§ **ACTIVITY**: Go through the records, and copy each line in which the string "uncovered" is present.

====== TASK MATERIAL

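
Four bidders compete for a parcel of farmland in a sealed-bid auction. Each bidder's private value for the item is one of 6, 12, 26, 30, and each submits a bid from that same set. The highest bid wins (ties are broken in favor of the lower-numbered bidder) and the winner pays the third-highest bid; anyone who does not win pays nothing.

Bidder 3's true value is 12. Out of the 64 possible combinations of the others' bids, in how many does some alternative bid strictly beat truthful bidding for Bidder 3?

Others bid (6, 6, 26): truth gives 0; bid 26 gives 6 > 0. Violating.
Others bid (6, 6, 30): truth gives 0; bid 30 gives 6 > 0. Violating.
Others bid (6, 12, 6): truth gives 0; bid 26 gives 6 > 0. Violating.
Others bid (6, 26, 6): truth gives 0; bid 30 gives 6 > 0. Violating.
Others bid (6, 6, 6): truth gives 6; no alternative beats it.
Others bid (6, 6, 12): truth gives 6; no alternative beats it.
(Checking all 64 profiles: 6 have a profitable deviation, 58 do not.)

6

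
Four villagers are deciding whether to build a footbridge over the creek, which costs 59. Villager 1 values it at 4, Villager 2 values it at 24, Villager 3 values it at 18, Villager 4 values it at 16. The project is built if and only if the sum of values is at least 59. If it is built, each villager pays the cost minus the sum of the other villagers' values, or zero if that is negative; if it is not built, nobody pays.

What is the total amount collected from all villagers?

Total value 62 ≥ cost 59, so it is built.
Villager 1: others sum to 58; max(0, 59 - 58) = 1.
Villager 2: others sum to 38; max(0, 59 - 38) = 21.
Villager 3: others sum to 44; max(0, 59 - 44) = 15.
Villager 4: others sum to 46; max(0, 59 - 46) = 13.
Total collected = 1 + 21 + 15 + 13 = 50.

50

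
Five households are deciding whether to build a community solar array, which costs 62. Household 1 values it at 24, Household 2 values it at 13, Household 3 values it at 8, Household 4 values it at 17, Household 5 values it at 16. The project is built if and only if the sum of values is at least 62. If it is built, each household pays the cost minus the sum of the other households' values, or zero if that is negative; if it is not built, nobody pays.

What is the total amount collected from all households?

Total value 78 ≥ cost 62, so it is built.
Household 1: others sum to 54; max(0, 62 - 54) = 8.
Household 2: others sum to 65; max(0, 62 - 65) = 0.
Household 3: others sum to 70; max(0, 62 - 70) = 0.
Household 4: others sum to 61; max(0, 62 - 61) = 1.
Household 5: others sum to 62; max(0, 62 - 62) = 0.
Total collected = 8 + 0 + 0 + 1 + 0 = 9.

9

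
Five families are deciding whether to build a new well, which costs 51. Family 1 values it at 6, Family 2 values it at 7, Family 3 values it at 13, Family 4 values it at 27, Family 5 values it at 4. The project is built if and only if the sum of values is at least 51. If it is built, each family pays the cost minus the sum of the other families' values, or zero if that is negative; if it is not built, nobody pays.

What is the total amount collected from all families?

29

Total value 57 ≥ cost 51, so it is built.
Family 1: others sum to 51; max(0, 51 - 51) = 0.
Family 2: others sum to 50; max(0, 51 - 50) = 1.
Family 3: others sum to 44; max(0, 51 - 44) = 7.
Family 4: others sum to 30; max(0, 51 - 30) = 21.
Family 5: others sum to 53; max(0, 51 - 53) = 0.
Total collected = 0 + 1 + 7 + 21 + 0 = 29.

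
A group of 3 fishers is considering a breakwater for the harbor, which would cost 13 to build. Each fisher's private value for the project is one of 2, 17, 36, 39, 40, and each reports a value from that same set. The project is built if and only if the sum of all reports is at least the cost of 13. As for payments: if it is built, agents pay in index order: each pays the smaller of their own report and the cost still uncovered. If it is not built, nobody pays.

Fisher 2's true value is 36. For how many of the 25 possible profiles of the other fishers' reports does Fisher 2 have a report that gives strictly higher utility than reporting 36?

4

Others report (2, 17): truth gives 25; report 2 gives 34 > 25. Violating.
Others report (2, 36): truth gives 25; report 2 gives 34 > 25. Violating.
Others report (2, 39): truth gives 25; report 2 gives 34 > 25. Violating.
Others report (2, 40): truth gives 25; report 2 gives 34 > 25. Violating.
Others report (2, 2): truth gives 25; no alternative beats it.
Others report (17, 2): truth gives 36; no alternative beats it.
(Checking all 25 profiles: 4 have a profitable deviation, 21 do not.)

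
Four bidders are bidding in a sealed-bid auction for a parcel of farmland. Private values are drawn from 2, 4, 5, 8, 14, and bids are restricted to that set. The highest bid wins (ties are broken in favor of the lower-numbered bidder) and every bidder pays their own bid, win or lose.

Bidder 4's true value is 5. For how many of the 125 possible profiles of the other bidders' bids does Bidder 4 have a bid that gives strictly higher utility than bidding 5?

Others bid (2, 2, 2): truth gives 0; bid 4 gives 1 > 0. Violating.
Others bid (2, 2, 5): truth gives -5; bid 2 gives -2 > -5. Violating.
Others bid (2, 2, 8): truth gives -5; bid 2 gives -2 > -5. Violating.
Others bid (2, 2, 14): truth gives -5; bid 2 gives -2 > -5. Violating.
Others bid (2, 2, 4): truth gives 0; no alternative beats it.
Others bid (2, 4, 2): truth gives 0; no alternative beats it.
(Checking all 125 profiles: 118 have a profitable deviation, 7 do not.)

118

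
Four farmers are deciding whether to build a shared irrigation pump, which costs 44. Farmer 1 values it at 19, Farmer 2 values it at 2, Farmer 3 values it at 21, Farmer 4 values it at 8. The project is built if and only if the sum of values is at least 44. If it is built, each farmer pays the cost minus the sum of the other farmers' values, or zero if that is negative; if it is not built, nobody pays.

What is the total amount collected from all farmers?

30

Total value 50 ≥ cost 44, so it is built.
Farmer 1: others sum to 31; max(0, 44 - 31) = 13.
Farmer 2: others sum to 48; max(0, 44 - 48) = 0.
Farmer 3: others sum to 29; max(0, 44 - 29) = 15.
Farmer 4: others sum to 42; max(0, 44 - 42) = 2.
Total collected = 13 + 0 + 15 + 2 = 30.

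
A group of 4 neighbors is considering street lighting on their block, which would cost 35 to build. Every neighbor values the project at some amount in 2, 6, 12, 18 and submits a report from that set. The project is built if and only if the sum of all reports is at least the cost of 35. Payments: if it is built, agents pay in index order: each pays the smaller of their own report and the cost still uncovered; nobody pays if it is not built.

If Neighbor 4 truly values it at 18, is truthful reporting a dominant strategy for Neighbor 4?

Yes

Check each profile of the others' reports and compare truth against every alternative report.
Others report (2, 2, 18): truth gives 5, best alternative gives 0.
Others report (2, 18, 2): truth gives 5, best alternative gives 0.
Others report (18, 2, 2): truth gives 5, best alternative gives 0.
Others report (2, 6, 12): truth gives 3, best alternative gives 0.
Others report (2, 12, 6): truth gives 3, best alternative gives 0.
Others report (6, 2, 12): truth gives 3, best alternative gives 0.
(Remaining 58 profiles checked similarly; truth is weakly best in each.)
In every case the truthful report is at least as good as any alternative, so it is a dominant strategy.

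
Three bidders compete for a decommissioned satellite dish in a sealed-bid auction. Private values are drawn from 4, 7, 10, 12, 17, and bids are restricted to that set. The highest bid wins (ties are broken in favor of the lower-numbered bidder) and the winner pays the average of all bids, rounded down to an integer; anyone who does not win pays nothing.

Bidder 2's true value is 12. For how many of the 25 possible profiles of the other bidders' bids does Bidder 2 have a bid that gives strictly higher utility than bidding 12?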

============

§ **WRITTEN RESPONSE**:
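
A group of 3 fishers is considering a breakwater for the harbor, which would cost 13 to build. Each fisher's private value for the project is one of 2, 17, 36, 39, 40, and each reports a value from that same set. The project is built if and only if the sum of all reports is at least the cost of 13. As for payments: if it is built, agents pay in index order: each pays the smaller of their own report and the cost still uncovered. If it is not built, nobody pays.
A group of 4 neighbors is considering street lighting on their block, which would cost 35 to build. Every neighbor values the project at some amount in 2, 6, 12, 18 and submits a report from that set. The project is built if and only if the sum of all reports is at least the cost of 35. Payments: if it is built, agents pay in index order: each pays the smaller of their own report and the cost still uncovered; nobody pays if it is not built.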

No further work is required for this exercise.